## Brief:
All of these records need to be duplicated exactly.
-----
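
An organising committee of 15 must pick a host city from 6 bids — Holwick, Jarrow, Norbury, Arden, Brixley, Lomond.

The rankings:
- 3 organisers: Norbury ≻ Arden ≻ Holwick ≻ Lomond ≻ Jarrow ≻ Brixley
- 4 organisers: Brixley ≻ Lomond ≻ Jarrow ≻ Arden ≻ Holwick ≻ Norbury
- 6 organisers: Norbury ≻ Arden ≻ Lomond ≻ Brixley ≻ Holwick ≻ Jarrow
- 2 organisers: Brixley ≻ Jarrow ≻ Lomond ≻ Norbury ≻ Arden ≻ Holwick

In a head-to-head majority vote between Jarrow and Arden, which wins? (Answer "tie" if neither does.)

Arden

Ballots ranking Jarrow above Arden: 4 + 2 = 6.
Ballots ranking Arden above Jarrow: 15 − 6 = 9.
Arden wins the head-to-head 9–6.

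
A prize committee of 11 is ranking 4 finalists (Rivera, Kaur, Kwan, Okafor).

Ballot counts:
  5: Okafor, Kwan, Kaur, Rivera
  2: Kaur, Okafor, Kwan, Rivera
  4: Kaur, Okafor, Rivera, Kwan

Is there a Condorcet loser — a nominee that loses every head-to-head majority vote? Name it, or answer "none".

Pairwise majorities:
Rivera vs Kaur: 0 to 11, Kaur.
Rivera vs Kwan: 4 to 7, Kwan.
Rivera vs Okafor: Okafor wins 11–0.
Kaur vs Kwan: 6 to 5, Kaur.
Kaur vs Okafor: Kaur wins 6–5.
Kwan vs Okafor: 0 to 11, Okafor.
Rivera loses to every other nominee — it is the Condorcet loser.

Rivera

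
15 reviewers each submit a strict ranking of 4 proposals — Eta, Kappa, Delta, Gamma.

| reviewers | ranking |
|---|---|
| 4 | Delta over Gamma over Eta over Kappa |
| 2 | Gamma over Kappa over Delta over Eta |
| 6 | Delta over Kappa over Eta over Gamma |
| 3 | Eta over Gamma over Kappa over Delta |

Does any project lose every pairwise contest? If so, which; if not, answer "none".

none

Head-to-head results (15 reviewers):
Eta vs Kappa: Kappa, 8–7.
Eta vs Delta: Eta is ranked higher on 3 ballots, Delta on 12. Delta wins 12–3.
Eta vs Gamma: Eta wins 9–6.
Kappa vs Delta: Delta wins 10–5.
Kappa vs Gamma: 6 for Kappa, 9 for Gamma — Gamma by 9–6.
Delta vs Gamma: 10 to 5, Delta.
Every project wins at least one matchup (Eta beats Gamma; Kappa beats Eta; Delta beats Eta; Gamma beats Kappa), so there is no Condorcet loser.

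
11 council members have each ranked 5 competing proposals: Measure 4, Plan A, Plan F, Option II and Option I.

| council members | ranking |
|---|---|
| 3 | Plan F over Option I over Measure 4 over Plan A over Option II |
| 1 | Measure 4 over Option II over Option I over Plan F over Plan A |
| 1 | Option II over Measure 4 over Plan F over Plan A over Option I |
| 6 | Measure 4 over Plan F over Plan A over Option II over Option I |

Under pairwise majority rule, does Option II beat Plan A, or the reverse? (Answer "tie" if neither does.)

Plan A

Ballots ranking Option II above Plan A: 1 + 1 = 2.
Ballots ranking Plan A above Option II: 11 − 2 = 9.
Plan A wins the head-to-head 9–2.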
-----
## Output of the task:
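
An organising committee of 15 must pick a host city from 6 bids — Holwick, Jarrow, Norbury, Arden, Brixley, Lomond.

The rankings:
- 3 organisers: Norbury ≻ Arden ≻ Holwick ≻ Lomond ≻ Jarrow ≻ Brixley
- 4 organisers: Brixley ≻ Lomond ≻ Jarrow ≻ Arden ≻ Holwick ≻ Norbury
- 6 organisers: Norbury ≻ Arden ≻ Lomond ≻ Brixley ≻ Holwick ≻ Jarrow
- 2 organisers: Brixley ≻ Jarrow ≻ Lomond ≻ Norbury ≻ Arden ≻ Holwick

In a head-to-head majority vote between Jarrow and Arden, which wins? (Answer "tie" if neither does.)

Arden

Ballots ranking Jarrow above Arden: 4 + 2 = 6.
Ballots ranking Arden above Jarrow: 15 − 6 = 9.
Arden wins the head-to-head 9–6.

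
A prize committee of 11 is ranking 4 finalists (Rivera, Kaur, Kwan, Okafor).

Ballot counts:
  5: Okafor, Kwan, Kaur, Rivera
  2: Kaur, Okafor, Kwan, Rivera
  4: Kaur, Okafor, Rivera, Kwan

Is there a Condorcet loser — a nominee that loses every head-to-head majority vote? Name it, or answer "none".

Pairwise majorities:
Rivera vs Kaur: 0 to 11, Kaur.
Rivera vs Kwan: 4 to 7, Kwan.
Rivera vs Okafor: Okafor wins 11–0.
Kaur vs Kwan: 6 to 5, Kaur.
Kaur vs Okafor: Kaur wins 6–5.
Kwan vs Okafor: 0 to 11, Okafor.
Rivera loses to every other nominee — it is the Condorcet loser.

Rivera

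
15 reviewers each submit a strict ranking of 4 proposals — Eta, Kappa, Delta, Gamma.

| reviewers | ranking |
|---|---|
| 4 | Delta over Gamma over Eta over Kappa |
| 2 | Gamma over Kappa over Delta over Eta |
| 6 | Delta over Kappa over Eta over Gamma |
| 3 | Eta over Gamma over Kappa over Delta |

Does any project lose every pairwise contest? If so, which; if not, answer "none".

none

Head-to-head results (15 reviewers):
Eta vs Kappa: Kappa, 8–7.
Eta vs Delta: Eta is ranked higher on 3 ballots, Delta on 12. Delta wins 12–3.
Eta vs Gamma: Eta wins 9–6.
Kappa vs Delta: Delta wins 10–5.
Kappa vs Gamma: 6 for Kappa, 9 for Gamma — Gamma by 9–6.
Delta vs Gamma: 10 to 5, Delta.
Every project wins at least one matchup (Eta beats Gamma; Kappa beats Eta; Delta beats Eta; Gamma beats Kappa), so there is no Condorcet loser.

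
11 council members have each ranked 5 competing proposals: Measure 4, Plan A, Plan F, Option II and Option I.

| council members | ranking |
|---|---|
| 3 | Plan F over Option I over Measure 4 over Plan A over Option II |
| 1 | Measure 4 over Option II over Option I over Plan F over Plan A |
| 1 | Option II over Measure 4 over Plan F over Plan A over Option I |
| 6 | Measure 4 over Plan F over Plan A over Option II over Option I |

Under pairwise majority rule, does Option II beat Plan A, or the reverse? (Answer "tie" if neither does.)

Plan A

Ballots ranking Option II above Plan A: 1 + 1 = 2.
Ballots ranking Plan A above Option II: 11 − 2 = 9.
Plan A wins the head-to-head 9–2.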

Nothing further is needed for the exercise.